----- THE RECORDS
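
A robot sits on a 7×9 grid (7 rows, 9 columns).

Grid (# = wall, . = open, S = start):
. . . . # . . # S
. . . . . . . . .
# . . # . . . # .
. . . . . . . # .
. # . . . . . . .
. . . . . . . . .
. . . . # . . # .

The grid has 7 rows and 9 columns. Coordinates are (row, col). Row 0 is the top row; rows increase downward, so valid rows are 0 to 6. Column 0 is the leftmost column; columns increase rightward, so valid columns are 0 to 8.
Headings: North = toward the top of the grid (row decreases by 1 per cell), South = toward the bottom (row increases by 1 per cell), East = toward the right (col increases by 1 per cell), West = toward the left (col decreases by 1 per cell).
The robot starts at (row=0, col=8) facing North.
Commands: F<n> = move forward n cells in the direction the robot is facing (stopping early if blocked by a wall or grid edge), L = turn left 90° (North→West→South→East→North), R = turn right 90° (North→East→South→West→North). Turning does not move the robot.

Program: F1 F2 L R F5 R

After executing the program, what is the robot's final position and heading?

Start: (row=0, col=8), facing North
  F1: move forward 0/1 (blocked), now at (row=0, col=8)
  F2: move forward 0/2 (blocked), now at (row=0, col=8)
  L: turn left, now facing West
  R: turn right, now facing North
  F5: move forward 0/5 (blocked), now at (row=0, col=8)
  R: turn right, now facing East
Final: (row=0, col=8), facing East

Answer: Final position: (row=0, col=8), facing East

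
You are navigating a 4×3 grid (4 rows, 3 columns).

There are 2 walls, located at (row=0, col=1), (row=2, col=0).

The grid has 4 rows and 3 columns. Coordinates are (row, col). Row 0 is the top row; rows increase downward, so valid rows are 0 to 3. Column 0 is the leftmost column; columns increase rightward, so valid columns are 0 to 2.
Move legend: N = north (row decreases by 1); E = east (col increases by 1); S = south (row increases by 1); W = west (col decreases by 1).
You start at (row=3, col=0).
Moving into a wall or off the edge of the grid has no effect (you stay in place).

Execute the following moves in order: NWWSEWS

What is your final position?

Start: (row=3, col=0)
  N (north): blocked, stay at (row=3, col=0)
  W (west): blocked, stay at (row=3, col=0)
  W (west): blocked, stay at (row=3, col=0)
  S (south): blocked, stay at (row=3, col=0)
  E (east): (row=3, col=0) -> (row=3, col=1)
  W (west): (row=3, col=1) -> (row=3, col=0)
  S (south): blocked, stay at (row=3, col=0)
Final: (row=3, col=0)

Answer: Final position: (row=3, col=0)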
----------
### PROBLEM TO WORK ON:
Each line above that includes "increases" should be shown.

### EXERCISE ANSWER:
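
Headings: North = toward the top of the grid (row decreases by 1 per cell), South = toward the bottom (row increases by 1 per cell), East = toward the right (col increases by 1 per cell), West = toward the left (col decreases by 1 per cell).
Move legend: N = north (row decreases by 1); E = east (col increases by 1); S = south (row increases by 1); W = west (col decreases by 1).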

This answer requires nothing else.